### Collected data

※ ※ ※

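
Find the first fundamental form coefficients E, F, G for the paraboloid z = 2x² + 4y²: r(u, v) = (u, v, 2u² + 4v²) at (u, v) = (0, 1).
E = 1;  F = 0;  G = 65

Partials: r_u = (1, 0, 4*u), r_v = (0, 1, 8*v). As functions of (u, v):
  E = r_u · r_u = 16*u^2 + 1,
  F = r_u · r_v = 32*u*v,
  G = r_v · r_v = 64*v^2 + 1.
Evaluating at (u, v) = (0, 1): E = 1, F = 0, G = 65.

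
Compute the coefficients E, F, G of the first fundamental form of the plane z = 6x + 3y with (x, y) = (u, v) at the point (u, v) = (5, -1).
E = 37;  F = 18;  G = 10

Partials: r_u = (1, 0, 6), r_v = (0, 1, 3). As functions of (u, v):
  E = r_u · r_u = 37,
  F = r_u · r_v = 18,
  G = r_v · r_v = 10.
Evaluating at (u, v) = (5, -1): E = 37, F = 18, G = 10.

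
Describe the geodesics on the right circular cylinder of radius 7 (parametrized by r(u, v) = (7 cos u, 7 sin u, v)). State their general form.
The cylinder is flat (K = 0) and locally isometric to the plane via the development (u, v) ↦ (7 u, v). Geodesics are the pre-images of straight lines: circles (v constant), vertical lines (u constant), and helices (v = c · u + d) for constants c, d.

A right cylinder has E = 7², F = 0, G = 1, so EG − F² = 7², and L = −7, M = N = 0, giving K = (LN − M²)/(EG − F²) = 0 everywhere. A flat surface is locally isometric to the Euclidean plane via the map (u, v) ↦ (7 u, v). Straight lines in the (x̃, ỹ) plane pull back to: (a) horizontal circles (v = const), (b) vertical generators (u = const), and (c) helices (7 u tan θ = v, i.e. v = c · u + d).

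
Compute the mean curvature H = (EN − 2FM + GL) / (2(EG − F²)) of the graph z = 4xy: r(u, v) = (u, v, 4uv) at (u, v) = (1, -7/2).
H = 224*sqrt(213)/45369

With E = 16*v^2 + 1, F = 16*u*v, G = 16*u^2 + 1, L = 0, M = 4/sqrt(16*u^2 + 16*v^2 + 1), N = 0, assemble
  H = (EN − 2FM + GL) / (2(EG − F²)) = -64*u*v/(16*u^2 + 16*v^2 + 1)^(3/2).
At (u, v) = (1, -7/2): H = 224*sqrt(213)/45369.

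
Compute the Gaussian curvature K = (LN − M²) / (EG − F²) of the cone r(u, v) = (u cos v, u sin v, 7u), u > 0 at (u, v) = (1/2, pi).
K = 0

Coefficients of the first fundamental form: E = 50, F = 0, G = u^2.
Coefficients of the second fundamental form: L = 0, M = 0, N = 7*sqrt(2)*u^2/(10*Abs(u)).
Assemble K = (LN − M²)/(EG − F²) = 0. At (u, v) = (1/2, pi): K = 0.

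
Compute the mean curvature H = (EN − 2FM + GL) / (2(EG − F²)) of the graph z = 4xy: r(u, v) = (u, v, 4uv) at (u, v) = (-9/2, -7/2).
H = -1008*sqrt(521)/271441

With E = 16*v^2 + 1, F = 16*u*v, G = 16*u^2 + 1, L = 0, M = 4/sqrt(16*u^2 + 16*v^2 + 1), N = 0, assemble
  H = (EN − 2FM + GL) / (2(EG − F²)) = -64*u*v/(16*u^2 + 16*v^2 + 1)^(3/2).
At (u, v) = (-9/2, -7/2): H = -1008*sqrt(521)/271441.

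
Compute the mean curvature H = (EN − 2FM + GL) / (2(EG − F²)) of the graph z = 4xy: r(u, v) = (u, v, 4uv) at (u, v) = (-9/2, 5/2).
H = 144*sqrt(17)/7225

With E = 16*v^2 + 1, F = 16*u*v, G = 16*u^2 + 1, L = 0, M = 4/sqrt(16*u^2 + 16*v^2 + 1), N = 0, assemble
  H = (EN − 2FM + GL) / (2(EG − F²)) = -64*u*v/(16*u^2 + 16*v^2 + 1)^(3/2).
At (u, v) = (-9/2, 5/2): H = 144*sqrt(17)/7225.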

※ ※ ※

Nothing added, nothing dropped: copy the data above.

### Worked solution
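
Find the first fundamental form coefficients E, F, G for the paraboloid z = 2x² + 4y²: r(u, v) = (u, v, 2u² + 4v²) at (u, v) = (0, 1).
E = 1;  F = 0;  G = 65

Partials: r_u = (1, 0, 4*u), r_v = (0, 1, 8*v). As functions of (u, v):
  E = r_u · r_u = 16*u^2 + 1,
  F = r_u · r_v = 32*u*v,
  G = r_v · r_v = 64*v^2 + 1.
Evaluating at (u, v) = (0, 1): E = 1, F = 0, G = 65.

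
Compute the coefficients E, F, G of the first fundamental form of the plane z = 6x + 3y with (x, y) = (u, v) at the point (u, v) = (5, -1).
E = 37;  F = 18;  G = 10

Partials: r_u = (1, 0, 6), r_v = (0, 1, 3). As functions of (u, v):
  E = r_u · r_u = 37,
  F = r_u · r_v = 18,
  G = r_v · r_v = 10.
Evaluating at (u, v) = (5, -1): E = 37, F = 18, G = 10.

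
Describe the geodesics on the right circular cylinder of radius 7 (parametrized by r(u, v) = (7 cos u, 7 sin u, v)). State their general form.
The cylinder is flat (K = 0) and locally isometric to the plane via the development (u, v) ↦ (7 u, v). Geodesics are the pre-images of straight lines: circles (v constant), vertical lines (u constant), and helices (v = c · u + d) for constants c, d.

A right cylinder has E = 7², F = 0, G = 1, so EG − F² = 7², and L = −7, M = N = 0, giving K = (LN − M²)/(EG − F²) = 0 everywhere. A flat surface is locally isometric to the Euclidean plane via the map (u, v) ↦ (7 u, v). Straight lines in the (x̃, ỹ) plane pull back to: (a) horizontal circles (v = const), (b) vertical generators (u = const), and (c) helices (7 u tan θ = v, i.e. v = c · u + d).

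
Compute the mean curvature H = (EN − 2FM + GL) / (2(EG − F²)) of the graph z = 4xy: r(u, v) = (u, v, 4uv) at (u, v) = (1, -7/2).
H = 224*sqrt(213)/45369

With E = 16*v^2 + 1, F = 16*u*v, G = 16*u^2 + 1, L = 0, M = 4/sqrt(16*u^2 + 16*v^2 + 1), N = 0, assemble
  H = (EN − 2FM + GL) / (2(EG − F²)) = -64*u*v/(16*u^2 + 16*v^2 + 1)^(3/2).
At (u, v) = (1, -7/2): H = 224*sqrt(213)/45369.

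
Compute the Gaussian curvature K = (LN − M²) / (EG − F²) of the cone r(u, v) = (u cos v, u sin v, 7u), u > 0 at (u, v) = (1/2, pi).
K = 0

Coefficients of the first fundamental form: E = 50, F = 0, G = u^2.
Coefficients of the second fundamental form: L = 0, M = 0, N = 7*sqrt(2)*u^2/(10*Abs(u)).
Assemble K = (LN − M²)/(EG − F²) = 0. At (u, v) = (1/2, pi): K = 0.

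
Compute the mean curvature H = (EN − 2FM + GL) / (2(EG − F²)) of the graph z = 4xy: r(u, v) = (u, v, 4uv) at (u, v) = (-9/2, -7/2).
H = -1008*sqrt(521)/271441

With E = 16*v^2 + 1, F = 16*u*v, G = 16*u^2 + 1, L = 0, M = 4/sqrt(16*u^2 + 16*v^2 + 1), N = 0, assemble
  H = (EN − 2FM + GL) / (2(EG − F²)) = -64*u*v/(16*u^2 + 16*v^2 + 1)^(3/2).
At (u, v) = (-9/2, -7/2): H = -1008*sqrt(521)/271441.

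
Compute the mean curvature H = (EN − 2FM + GL) / (2(EG − F²)) of the graph z = 4xy: r(u, v) = (u, v, 4uv) at (u, v) = (-9/2, 5/2).
H = 144*sqrt(17)/7225

With E = 16*v^2 + 1, F = 16*u*v, G = 16*u^2 + 1, L = 0, M = 4/sqrt(16*u^2 + 16*v^2 + 1), N = 0, assemble
  H = (EN − 2FM + GL) / (2(EG − F²)) = -64*u*v/(16*u^2 + 16*v^2 + 1)^(3/2).
At (u, v) = (-9/2, 5/2): H = 144*sqrt(17)/7225.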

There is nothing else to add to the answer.